What this task involves: What is needed here is a word-for-word copy of all the entries below.

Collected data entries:
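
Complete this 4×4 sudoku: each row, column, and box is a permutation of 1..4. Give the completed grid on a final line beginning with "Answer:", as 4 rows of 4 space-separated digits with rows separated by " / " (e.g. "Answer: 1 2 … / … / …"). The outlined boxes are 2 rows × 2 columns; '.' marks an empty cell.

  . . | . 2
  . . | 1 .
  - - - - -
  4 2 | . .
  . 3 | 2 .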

Answer box:
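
Complete this 4×4 sudoku: each row, column, and box is a permutation of 1..4. Give the completed grid on a final line beginning with "Answer:", as 4 rows of 4 space-separated digits with rows separated by " / " (e.g. "Answer: 1 2 … / … / …"). The outlined boxes are 2 rows × 2 columns; '.' marks an empty cell.

  . . | . 2
  . . | 1 .
  - - - - -
  4 2 | . .
  . 3 | 2 .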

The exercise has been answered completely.